___ SOURCE DATA ___

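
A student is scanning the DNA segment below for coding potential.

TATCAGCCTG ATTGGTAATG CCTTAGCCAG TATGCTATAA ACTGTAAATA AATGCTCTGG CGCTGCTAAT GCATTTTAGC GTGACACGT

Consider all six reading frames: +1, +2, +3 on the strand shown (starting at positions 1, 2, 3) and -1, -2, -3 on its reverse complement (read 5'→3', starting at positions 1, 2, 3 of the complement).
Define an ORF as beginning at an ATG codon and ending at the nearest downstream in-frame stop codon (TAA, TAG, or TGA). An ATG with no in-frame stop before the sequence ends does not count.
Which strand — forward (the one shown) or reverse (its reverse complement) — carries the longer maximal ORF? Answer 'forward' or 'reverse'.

Reverse complement (5'→3'): ACGTGTCACGCTAAAATGCATTAGCAGCGCCAGAGCATTTATTTACAGTTTATAGCATACTGGCTAAGGCATTACCAATCAGGCTGATA
Frame +1: TAT CAG CCT GAT TGG TAA TGC CTT AGC CAG TAT GCT ATA AAC TGT AAA TAA ATG CTC TGG CGC TGC TAA TGC ATT TTA GCG TGA CAC — ATG at 52, stop TAA at 67 → 18 nt.
Frame +2: ATC AGC CTG ATT GGT AAT GCC TTA GCC AGT ATG CTA TAA ACT GTA AAT AAA TGC TCT GGC GCT GCT AAT GCA TTT TAG CGT GAC ACG — ATG at 32, stop TAA at 38 → 9 nt.
Frame +3: TCA GCC TGA TTG GTA ATG CCT TAG CCA GTA TGC TAT AAA CTG TAA ATA AAT GCT CTG GCG CTG CTA ATG CAT TTT AGC GTG ACA CGT — ATG at 18, stop TAG at 24 → 9 nt.
Frame -1: ACG TGT CAC GCT AAA ATG CAT TAG CAG CGC CAG AGC ATT TAT TTA CAG TTT ATA GCA TAC TGG CTA AGG CAT TAC CAA TCA GGC TGA — ATG at 16, stop TAG at 22 → 9 nt.
Frame -2: CGT GTC ACG CTA AAA TGC ATT AGC AGC GCC AGA GCA TTT ATT TAC AGT TTA TAG CAT ACT GGC TAA GGC ATT ACC AAT CAG GCT GAT — no ATG→stop ORF.
Frame -3: GTG TCA CGC TAA AAT GCA TTA GCA GCG CCA GAG CAT TTA TTT ACA GTT TAT AGC ATA CTG GCT AAG GCA TTA CCA ATC AGG CTG ATA — no ATG→stop ORF.
Forward-strand max 18 nt; reverse-strand max 9 nt. The forward strand has the longer ORF.

forward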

___

[INSTRUCTIONS TO FOLLOW]
Every line above should be written out again exactly as it stands.

[ANSWER BELOW]
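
A student is scanning the DNA segment below for coding potential.

TATCAGCCTG ATTGGTAATG CCTTAGCCAG TATGCTATAA ACTGTAAATA AATGCTCTGG CGCTGCTAAT GCATTTTAGC GTGACACGT

Consider all six reading frames: +1, +2, +3 on the strand shown (starting at positions 1, 2, 3) and -1, -2, -3 on its reverse complement (read 5'→3', starting at positions 1, 2, 3 of the complement).
Define an ORF as beginning at an ATG codon and ending at the nearest downstream in-frame stop codon (TAA, TAG, or TGA). An ATG with no in-frame stop before the sequence ends does not count.
Which strand — forward (the one shown) or reverse (its reverse complement) — carries the longer maximal ORF? Answer 'forward' or 'reverse'.

Reverse complement (5'→3'): ACGTGTCACGCTAAAATGCATTAGCAGCGCCAGAGCATTTATTTACAGTTTATAGCATACTGGCTAAGGCATTACCAATCAGGCTGATA
Frame +1: TAT CAG CCT GAT TGG TAA TGC CTT AGC CAG TAT GCT ATA AAC TGT AAA TAA ATG CTC TGG CGC TGC TAA TGC ATT TTA GCG TGA CAC — ATG at 52, stop TAA at 67 → 18 nt.
Frame +2: ATC AGC CTG ATT GGT AAT GCC TTA GCC AGT ATG CTA TAA ACT GTA AAT AAA TGC TCT GGC GCT GCT AAT GCA TTT TAG CGT GAC ACG — ATG at 32, stop TAA at 38 → 9 nt.
Frame +3: TCA GCC TGA TTG GTA ATG CCT TAG CCA GTA TGC TAT AAA CTG TAA ATA AAT GCT CTG GCG CTG CTA ATG CAT TTT AGC GTG ACA CGT — ATG at 18, stop TAG at 24 → 9 nt.
Frame -1: ACG TGT CAC GCT AAA ATG CAT TAG CAG CGC CAG AGC ATT TAT TTA CAG TTT ATA GCA TAC TGG CTA AGG CAT TAC CAA TCA GGC TGA — ATG at 16, stop TAG at 22 → 9 nt.
Frame -2: CGT GTC ACG CTA AAA TGC ATT AGC AGC GCC AGA GCA TTT ATT TAC AGT TTA TAG CAT ACT GGC TAA GGC ATT ACC AAT CAG GCT GAT — no ATG→stop ORF.
Frame -3: GTG TCA CGC TAA AAT GCA TTA GCA GCG CCA GAG CAT TTA TTT ACA GTT TAT AGC ATA CTG GCT AAG GCA TTA CCA ATC AGG CTG ATA — no ATG→stop ORF.
Forward-strand max 18 nt; reverse-strand max 9 nt. The forward strand has the longer ORF.

forward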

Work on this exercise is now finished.